> _Exercise goal_
You are to retype exactly the line with "v = (0.9000, 1.8000, 1.0000)" and every line after it in the entries below.

[Collected data entries]
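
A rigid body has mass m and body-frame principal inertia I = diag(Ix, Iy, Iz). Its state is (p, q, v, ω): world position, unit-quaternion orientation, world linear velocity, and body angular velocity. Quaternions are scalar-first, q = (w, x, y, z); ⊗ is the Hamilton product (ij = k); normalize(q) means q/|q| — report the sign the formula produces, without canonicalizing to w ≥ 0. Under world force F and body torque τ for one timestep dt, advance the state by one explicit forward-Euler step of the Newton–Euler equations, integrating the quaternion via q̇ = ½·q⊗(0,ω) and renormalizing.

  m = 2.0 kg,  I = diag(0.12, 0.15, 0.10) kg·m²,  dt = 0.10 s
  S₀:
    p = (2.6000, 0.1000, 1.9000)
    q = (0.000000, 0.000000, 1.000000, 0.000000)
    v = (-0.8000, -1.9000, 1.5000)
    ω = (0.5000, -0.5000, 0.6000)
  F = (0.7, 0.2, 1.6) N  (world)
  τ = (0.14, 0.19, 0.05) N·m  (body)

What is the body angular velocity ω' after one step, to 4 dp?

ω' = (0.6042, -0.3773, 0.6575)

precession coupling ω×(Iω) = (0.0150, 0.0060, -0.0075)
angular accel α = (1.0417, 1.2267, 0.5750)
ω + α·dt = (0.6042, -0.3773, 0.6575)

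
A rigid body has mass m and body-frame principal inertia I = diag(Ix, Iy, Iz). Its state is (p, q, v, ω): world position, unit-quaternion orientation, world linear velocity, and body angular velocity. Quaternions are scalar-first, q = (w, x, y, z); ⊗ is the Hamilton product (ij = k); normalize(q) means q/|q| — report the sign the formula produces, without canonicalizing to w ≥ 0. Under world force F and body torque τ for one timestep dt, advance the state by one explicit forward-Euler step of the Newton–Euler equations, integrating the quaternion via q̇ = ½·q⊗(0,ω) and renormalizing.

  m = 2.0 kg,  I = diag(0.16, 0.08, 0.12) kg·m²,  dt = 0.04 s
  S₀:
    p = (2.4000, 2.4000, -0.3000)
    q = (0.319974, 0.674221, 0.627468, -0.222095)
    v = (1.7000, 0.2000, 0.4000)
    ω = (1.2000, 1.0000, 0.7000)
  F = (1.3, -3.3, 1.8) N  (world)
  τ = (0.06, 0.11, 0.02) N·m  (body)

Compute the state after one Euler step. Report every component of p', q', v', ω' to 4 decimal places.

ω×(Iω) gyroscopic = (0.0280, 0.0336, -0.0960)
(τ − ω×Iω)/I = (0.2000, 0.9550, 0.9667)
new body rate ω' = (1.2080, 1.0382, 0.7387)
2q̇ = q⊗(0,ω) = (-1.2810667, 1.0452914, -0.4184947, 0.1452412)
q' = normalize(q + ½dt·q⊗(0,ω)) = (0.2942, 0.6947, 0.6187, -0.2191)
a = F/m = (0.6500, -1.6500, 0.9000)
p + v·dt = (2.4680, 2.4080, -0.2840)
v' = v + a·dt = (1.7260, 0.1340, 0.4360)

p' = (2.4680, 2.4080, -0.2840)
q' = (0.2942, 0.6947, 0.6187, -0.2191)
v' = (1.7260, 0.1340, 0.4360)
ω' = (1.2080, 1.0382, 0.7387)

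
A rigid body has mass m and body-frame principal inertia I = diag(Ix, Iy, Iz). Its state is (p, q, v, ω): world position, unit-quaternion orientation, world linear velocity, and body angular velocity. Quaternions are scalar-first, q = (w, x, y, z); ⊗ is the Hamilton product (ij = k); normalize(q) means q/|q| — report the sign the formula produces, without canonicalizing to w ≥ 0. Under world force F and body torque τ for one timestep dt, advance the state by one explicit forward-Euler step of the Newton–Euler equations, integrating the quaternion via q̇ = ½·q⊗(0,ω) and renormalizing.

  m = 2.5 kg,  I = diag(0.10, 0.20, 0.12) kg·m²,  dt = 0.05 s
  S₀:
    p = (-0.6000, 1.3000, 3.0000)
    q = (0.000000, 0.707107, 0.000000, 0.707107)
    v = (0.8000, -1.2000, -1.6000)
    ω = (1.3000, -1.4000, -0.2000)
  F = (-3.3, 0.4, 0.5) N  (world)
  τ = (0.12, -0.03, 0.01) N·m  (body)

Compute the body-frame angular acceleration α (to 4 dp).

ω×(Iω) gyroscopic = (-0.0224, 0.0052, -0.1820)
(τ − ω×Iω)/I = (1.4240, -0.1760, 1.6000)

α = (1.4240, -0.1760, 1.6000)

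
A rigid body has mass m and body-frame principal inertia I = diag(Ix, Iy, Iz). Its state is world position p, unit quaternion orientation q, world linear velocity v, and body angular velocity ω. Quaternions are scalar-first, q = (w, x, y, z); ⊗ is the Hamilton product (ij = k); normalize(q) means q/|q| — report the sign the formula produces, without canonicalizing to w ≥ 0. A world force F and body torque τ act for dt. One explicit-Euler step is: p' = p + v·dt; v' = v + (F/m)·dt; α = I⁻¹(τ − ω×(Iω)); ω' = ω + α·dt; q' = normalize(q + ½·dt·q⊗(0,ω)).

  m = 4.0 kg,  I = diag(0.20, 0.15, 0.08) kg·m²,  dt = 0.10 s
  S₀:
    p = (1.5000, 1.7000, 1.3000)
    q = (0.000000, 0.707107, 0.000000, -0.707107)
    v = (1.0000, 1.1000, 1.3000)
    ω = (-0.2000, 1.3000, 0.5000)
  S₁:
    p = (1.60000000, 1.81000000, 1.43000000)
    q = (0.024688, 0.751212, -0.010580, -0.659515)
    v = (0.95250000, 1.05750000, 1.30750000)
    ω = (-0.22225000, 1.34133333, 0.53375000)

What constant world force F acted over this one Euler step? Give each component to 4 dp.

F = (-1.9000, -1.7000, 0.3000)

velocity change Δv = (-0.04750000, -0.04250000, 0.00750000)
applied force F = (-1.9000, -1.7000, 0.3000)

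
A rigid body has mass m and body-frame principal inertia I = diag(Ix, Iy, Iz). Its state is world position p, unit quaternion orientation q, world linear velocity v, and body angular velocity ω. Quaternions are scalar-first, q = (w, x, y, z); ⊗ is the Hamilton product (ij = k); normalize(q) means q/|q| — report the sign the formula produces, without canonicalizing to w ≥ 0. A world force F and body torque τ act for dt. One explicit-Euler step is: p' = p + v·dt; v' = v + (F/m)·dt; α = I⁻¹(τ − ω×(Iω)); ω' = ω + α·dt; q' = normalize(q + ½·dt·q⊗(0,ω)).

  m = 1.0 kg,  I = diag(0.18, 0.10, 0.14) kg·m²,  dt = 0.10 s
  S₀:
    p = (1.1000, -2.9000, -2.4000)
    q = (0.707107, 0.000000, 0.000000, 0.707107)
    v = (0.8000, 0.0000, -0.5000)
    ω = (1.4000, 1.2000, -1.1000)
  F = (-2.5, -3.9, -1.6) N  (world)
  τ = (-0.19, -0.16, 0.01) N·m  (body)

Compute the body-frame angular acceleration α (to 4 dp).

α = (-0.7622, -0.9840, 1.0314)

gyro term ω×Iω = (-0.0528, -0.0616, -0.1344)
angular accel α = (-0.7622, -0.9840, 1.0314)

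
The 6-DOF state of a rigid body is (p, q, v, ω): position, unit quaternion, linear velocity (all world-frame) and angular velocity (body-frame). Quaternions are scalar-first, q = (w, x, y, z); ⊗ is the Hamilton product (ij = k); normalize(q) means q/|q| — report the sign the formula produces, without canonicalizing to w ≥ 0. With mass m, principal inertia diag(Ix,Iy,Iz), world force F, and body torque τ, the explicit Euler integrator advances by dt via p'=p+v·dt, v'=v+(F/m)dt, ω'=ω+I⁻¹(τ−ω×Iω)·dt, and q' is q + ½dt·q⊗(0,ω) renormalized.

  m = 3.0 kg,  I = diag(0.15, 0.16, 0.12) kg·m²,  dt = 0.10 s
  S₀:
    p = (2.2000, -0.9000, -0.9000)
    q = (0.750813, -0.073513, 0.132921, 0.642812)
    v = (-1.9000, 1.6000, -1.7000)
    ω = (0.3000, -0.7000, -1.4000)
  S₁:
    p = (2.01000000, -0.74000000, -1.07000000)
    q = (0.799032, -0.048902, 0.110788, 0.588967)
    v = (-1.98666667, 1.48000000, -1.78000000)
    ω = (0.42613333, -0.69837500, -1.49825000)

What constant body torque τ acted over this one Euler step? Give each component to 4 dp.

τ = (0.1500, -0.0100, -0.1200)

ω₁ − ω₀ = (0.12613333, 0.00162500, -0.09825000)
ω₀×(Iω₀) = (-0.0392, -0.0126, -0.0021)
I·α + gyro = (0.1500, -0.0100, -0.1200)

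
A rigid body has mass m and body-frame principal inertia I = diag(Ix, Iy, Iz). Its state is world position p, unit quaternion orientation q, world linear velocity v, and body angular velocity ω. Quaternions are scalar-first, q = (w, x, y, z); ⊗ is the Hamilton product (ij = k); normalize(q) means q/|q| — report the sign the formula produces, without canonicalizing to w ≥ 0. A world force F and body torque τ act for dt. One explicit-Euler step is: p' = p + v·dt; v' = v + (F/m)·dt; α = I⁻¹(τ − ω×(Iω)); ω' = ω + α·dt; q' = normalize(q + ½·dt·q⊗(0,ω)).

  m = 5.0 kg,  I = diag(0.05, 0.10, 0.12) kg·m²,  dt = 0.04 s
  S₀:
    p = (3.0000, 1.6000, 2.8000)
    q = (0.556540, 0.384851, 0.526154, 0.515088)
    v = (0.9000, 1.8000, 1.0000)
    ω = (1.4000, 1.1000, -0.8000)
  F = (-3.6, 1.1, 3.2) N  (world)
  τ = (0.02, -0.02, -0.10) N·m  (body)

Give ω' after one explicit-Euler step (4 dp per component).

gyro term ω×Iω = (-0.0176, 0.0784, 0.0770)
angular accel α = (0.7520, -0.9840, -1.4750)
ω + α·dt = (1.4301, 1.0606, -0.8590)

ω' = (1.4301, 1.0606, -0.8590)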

> _Result below_
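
    v = (0.9000, 1.8000, 1.0000)
    ω = (1.4000, 1.1000, -0.8000)
  F = (-3.6, 1.1, 3.2) N  (world)
  τ = (0.02, -0.02, -0.10) N·m  (body)

Give ω' after one explicit-Euler step (4 dp per component).

gyro term ω×Iω = (-0.0176, 0.0784, 0.0770)
angular accel α = (0.7520, -0.9840, -1.4750)
ω + α·dt = (1.4301, 1.0606, -0.8590)

ω' = (1.4301, 1.0606, -0.8590)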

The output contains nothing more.